● PROBLEM STATEMENT
The following data has a line with "A current of 1.03" and a line with "A Helmholtz pair". Write out exactly those lines and all the lines between them.
+++
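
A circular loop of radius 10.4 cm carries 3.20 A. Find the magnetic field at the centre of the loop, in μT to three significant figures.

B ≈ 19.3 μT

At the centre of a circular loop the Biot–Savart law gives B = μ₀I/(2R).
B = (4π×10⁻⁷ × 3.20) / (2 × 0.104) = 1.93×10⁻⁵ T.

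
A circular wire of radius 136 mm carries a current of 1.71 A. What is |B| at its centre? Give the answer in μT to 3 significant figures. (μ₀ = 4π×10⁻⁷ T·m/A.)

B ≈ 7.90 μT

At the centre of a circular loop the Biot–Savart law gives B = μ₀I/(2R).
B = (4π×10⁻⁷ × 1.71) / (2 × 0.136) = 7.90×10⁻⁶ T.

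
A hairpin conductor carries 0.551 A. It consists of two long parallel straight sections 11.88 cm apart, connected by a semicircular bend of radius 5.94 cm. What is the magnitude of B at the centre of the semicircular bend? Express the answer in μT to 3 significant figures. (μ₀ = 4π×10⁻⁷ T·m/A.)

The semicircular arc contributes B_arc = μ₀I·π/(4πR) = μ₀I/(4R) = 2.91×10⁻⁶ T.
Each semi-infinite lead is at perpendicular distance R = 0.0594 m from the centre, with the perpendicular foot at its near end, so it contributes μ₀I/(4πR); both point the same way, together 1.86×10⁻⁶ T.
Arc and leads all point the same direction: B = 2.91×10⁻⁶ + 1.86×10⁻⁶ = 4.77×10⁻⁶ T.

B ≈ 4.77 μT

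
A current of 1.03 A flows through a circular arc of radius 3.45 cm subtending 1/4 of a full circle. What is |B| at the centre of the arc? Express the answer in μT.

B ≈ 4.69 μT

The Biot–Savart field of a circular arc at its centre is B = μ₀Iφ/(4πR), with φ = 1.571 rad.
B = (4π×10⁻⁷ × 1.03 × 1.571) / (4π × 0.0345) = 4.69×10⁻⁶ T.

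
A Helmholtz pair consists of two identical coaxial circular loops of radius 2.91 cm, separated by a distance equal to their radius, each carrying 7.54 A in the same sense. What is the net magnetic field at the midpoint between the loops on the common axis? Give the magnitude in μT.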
+++
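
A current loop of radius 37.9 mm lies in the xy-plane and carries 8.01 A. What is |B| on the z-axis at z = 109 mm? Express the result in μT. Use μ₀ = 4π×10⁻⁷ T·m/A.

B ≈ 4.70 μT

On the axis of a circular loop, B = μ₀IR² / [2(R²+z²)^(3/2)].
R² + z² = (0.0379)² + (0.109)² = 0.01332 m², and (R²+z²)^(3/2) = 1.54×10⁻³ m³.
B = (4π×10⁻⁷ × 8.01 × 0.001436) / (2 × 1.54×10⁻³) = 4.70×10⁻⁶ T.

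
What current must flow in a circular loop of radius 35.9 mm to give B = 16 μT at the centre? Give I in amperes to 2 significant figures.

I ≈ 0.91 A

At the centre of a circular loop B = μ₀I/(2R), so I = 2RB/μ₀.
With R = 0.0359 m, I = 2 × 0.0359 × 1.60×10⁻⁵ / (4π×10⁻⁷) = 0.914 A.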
+++
● ANSWER SECTION
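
A current of 1.03 A flows through a circular arc of radius 3.45 cm subtending 1/4 of a full circle. What is |B| at the centre of the arc? Express the answer in μT.

B ≈ 4.69 μT

The Biot–Savart field of a circular arc at its centre is B = μ₀Iφ/(4πR), with φ = 1.571 rad.
B = (4π×10⁻⁷ × 1.03 × 1.571) / (4π × 0.0345) = 4.69×10⁻⁶ T.

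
A Helmholtz pair consists of two identical coaxial circular loops of radius 2.91 cm, separated by a distance equal to their radius, each carrying 7.54 A in the same sense. What is the net magnetic field at the midpoint between the loops on the common axis? Give the magnitude in μT.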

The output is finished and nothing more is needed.